Saved data entries

=== Section Start ===

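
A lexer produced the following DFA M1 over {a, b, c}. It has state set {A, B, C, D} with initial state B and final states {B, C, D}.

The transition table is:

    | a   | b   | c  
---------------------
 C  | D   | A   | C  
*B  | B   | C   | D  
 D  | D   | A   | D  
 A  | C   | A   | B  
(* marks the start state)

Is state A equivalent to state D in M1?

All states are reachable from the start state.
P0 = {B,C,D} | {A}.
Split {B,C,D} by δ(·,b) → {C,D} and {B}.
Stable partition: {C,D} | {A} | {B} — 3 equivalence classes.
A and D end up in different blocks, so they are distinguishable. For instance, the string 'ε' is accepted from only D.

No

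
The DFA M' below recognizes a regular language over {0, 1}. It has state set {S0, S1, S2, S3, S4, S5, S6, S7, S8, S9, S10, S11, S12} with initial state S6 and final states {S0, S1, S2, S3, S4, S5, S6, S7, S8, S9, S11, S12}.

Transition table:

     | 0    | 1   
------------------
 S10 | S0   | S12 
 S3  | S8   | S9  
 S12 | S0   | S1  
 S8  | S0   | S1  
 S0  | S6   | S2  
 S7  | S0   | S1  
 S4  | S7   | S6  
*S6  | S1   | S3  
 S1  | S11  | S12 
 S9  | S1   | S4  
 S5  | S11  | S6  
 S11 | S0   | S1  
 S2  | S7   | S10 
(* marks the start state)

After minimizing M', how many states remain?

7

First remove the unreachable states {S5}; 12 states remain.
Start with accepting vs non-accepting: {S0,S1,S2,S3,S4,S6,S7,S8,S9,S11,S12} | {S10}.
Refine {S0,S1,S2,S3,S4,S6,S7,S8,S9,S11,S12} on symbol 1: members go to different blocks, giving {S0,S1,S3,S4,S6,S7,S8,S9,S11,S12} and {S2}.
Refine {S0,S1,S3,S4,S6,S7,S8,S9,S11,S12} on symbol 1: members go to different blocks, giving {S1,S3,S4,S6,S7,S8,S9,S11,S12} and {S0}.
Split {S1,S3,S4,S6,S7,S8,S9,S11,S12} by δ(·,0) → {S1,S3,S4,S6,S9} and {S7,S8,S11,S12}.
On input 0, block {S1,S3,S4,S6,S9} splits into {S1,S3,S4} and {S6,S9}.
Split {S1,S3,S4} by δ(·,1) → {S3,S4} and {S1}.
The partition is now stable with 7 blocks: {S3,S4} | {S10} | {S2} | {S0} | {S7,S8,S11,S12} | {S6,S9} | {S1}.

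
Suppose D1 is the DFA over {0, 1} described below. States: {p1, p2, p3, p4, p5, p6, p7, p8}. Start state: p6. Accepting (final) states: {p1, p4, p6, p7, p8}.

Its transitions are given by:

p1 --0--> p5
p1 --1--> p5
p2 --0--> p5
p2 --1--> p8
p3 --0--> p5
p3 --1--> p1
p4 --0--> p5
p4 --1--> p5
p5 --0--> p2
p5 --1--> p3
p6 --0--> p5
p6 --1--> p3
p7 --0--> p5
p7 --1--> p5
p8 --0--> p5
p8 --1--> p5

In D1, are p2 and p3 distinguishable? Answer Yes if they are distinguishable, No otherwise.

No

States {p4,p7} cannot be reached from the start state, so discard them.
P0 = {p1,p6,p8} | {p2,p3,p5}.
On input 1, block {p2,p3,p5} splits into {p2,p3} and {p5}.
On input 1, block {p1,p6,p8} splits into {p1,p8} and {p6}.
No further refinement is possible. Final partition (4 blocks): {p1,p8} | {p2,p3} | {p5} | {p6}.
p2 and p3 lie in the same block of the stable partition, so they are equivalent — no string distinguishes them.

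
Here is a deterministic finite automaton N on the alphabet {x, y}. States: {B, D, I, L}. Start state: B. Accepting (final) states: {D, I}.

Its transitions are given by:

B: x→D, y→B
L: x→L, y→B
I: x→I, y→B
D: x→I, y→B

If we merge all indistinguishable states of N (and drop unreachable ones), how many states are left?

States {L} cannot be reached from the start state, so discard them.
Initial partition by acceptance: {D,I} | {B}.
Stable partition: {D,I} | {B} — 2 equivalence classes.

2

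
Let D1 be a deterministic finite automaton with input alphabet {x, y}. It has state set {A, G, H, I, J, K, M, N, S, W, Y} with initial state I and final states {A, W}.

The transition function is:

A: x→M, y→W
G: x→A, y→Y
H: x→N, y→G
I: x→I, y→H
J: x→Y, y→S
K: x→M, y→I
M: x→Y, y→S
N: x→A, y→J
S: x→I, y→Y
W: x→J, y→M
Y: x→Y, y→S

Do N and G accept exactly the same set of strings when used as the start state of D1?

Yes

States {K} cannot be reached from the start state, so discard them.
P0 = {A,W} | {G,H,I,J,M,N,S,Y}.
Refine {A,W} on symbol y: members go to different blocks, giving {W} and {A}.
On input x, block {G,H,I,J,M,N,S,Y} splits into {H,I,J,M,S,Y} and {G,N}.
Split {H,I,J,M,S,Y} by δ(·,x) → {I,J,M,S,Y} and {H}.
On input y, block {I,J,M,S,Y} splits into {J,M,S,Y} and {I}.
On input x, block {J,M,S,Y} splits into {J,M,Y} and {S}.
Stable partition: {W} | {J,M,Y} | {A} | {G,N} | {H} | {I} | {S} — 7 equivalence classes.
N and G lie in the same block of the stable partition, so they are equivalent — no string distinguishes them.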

=== Section End ===
=== Section Start ===

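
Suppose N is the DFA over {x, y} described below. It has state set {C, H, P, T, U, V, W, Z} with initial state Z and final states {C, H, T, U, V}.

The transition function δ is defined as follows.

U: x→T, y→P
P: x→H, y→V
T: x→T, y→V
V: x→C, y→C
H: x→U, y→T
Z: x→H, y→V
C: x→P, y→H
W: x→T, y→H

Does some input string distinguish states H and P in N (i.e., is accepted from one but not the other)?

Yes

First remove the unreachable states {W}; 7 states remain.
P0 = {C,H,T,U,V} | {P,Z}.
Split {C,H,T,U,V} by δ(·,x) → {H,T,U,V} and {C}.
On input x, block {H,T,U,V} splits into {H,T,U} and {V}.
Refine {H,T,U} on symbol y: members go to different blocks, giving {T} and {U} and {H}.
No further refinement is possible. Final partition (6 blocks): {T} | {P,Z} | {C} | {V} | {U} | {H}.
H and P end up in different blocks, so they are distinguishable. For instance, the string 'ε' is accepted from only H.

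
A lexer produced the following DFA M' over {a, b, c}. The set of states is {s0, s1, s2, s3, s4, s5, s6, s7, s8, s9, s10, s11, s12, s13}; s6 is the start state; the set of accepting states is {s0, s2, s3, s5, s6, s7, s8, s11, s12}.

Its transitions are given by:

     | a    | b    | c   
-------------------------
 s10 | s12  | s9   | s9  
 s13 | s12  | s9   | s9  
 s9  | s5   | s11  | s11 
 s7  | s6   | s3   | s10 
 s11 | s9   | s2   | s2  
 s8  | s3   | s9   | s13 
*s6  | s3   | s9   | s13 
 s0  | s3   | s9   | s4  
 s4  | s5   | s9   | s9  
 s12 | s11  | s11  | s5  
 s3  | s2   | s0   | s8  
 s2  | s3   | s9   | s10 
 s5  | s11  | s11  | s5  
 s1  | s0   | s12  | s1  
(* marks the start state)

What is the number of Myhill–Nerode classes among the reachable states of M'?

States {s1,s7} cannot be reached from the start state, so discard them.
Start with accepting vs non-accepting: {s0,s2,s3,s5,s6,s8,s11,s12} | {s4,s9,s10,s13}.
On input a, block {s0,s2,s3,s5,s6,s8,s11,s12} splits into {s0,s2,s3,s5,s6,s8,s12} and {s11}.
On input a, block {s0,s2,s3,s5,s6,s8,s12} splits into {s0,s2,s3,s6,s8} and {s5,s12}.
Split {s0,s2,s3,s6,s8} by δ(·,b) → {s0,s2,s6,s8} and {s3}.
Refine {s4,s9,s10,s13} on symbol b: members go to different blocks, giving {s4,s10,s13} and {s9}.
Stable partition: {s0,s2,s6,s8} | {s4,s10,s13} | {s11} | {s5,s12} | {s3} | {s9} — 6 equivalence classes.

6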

=== Section End ===
=== Section Start ===

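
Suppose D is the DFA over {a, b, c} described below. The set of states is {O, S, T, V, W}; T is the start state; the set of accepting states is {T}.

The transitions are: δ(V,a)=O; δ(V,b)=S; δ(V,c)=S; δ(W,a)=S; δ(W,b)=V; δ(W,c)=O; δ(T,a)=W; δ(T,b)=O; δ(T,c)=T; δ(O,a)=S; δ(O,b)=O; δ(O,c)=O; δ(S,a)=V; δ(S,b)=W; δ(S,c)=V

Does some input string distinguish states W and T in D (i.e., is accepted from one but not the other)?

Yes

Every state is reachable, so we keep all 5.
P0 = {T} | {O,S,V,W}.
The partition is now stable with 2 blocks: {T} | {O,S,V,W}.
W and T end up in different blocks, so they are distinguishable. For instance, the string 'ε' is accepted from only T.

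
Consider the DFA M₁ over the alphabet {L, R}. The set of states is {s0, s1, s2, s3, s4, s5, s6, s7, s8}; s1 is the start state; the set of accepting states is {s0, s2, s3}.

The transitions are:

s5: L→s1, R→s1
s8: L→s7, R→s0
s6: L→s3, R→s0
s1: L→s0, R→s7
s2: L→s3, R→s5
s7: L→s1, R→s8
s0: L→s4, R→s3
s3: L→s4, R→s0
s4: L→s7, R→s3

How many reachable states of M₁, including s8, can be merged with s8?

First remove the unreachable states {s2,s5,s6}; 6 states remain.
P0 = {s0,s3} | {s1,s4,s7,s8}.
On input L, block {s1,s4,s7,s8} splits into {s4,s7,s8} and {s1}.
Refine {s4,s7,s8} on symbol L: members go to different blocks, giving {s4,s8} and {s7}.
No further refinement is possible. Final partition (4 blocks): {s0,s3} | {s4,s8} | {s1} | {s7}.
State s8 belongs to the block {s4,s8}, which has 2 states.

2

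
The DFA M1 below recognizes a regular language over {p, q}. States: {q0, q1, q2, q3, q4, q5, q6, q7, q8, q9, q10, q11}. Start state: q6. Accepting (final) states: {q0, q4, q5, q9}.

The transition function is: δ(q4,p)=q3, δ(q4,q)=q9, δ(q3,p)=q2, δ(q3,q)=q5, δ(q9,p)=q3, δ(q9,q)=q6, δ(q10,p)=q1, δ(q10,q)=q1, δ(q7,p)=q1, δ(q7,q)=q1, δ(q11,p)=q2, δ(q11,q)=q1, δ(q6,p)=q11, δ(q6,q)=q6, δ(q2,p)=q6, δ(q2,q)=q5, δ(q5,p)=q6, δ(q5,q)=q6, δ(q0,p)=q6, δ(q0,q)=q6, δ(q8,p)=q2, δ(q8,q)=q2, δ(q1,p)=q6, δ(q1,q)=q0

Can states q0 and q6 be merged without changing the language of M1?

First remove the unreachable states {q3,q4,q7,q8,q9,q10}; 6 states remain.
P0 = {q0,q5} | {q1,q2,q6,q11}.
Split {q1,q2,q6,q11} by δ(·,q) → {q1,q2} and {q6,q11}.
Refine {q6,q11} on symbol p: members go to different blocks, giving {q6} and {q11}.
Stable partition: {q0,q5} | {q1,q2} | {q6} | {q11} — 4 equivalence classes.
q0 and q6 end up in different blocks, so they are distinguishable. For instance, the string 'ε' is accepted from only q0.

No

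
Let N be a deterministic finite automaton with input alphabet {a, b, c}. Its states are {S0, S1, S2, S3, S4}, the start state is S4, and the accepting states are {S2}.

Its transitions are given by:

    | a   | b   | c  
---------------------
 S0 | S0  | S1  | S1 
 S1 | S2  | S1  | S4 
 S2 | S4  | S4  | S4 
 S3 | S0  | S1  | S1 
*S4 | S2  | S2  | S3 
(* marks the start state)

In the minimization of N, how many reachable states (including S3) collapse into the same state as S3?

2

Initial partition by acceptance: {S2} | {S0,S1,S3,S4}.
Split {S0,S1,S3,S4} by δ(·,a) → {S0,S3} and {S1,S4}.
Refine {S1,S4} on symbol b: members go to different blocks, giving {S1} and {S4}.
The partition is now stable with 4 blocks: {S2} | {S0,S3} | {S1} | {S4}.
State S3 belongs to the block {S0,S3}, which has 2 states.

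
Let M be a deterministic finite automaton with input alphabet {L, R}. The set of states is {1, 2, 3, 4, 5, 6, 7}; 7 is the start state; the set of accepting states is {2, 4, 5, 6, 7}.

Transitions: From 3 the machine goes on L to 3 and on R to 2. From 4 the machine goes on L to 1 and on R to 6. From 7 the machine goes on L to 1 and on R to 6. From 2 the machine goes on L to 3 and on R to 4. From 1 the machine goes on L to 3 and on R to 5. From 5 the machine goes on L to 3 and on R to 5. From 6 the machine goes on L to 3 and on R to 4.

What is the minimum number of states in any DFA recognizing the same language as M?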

=== Section End ===

— WHAT THE TASK REQUIRES —
Please copy each line of the records above that holds the word "Suppose".

— EXERCISE ANSWER —
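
Suppose D1 is the DFA over {0, 1} described below. States: {p1, p2, p3, p4, p5, p6, p7, p8}. Start state: p6. Accepting (final) states: {p1, p4, p6, p7, p8}.
Suppose N is the DFA over {x, y} described below. It has state set {C, H, P, T, U, V, W, Z} with initial state Z and final states {C, H, T, U, V}.
Suppose D is the DFA over {a, b, c} described below. The set of states is {O, S, T, V, W}; T is the start state; the set of accepting states is {T}.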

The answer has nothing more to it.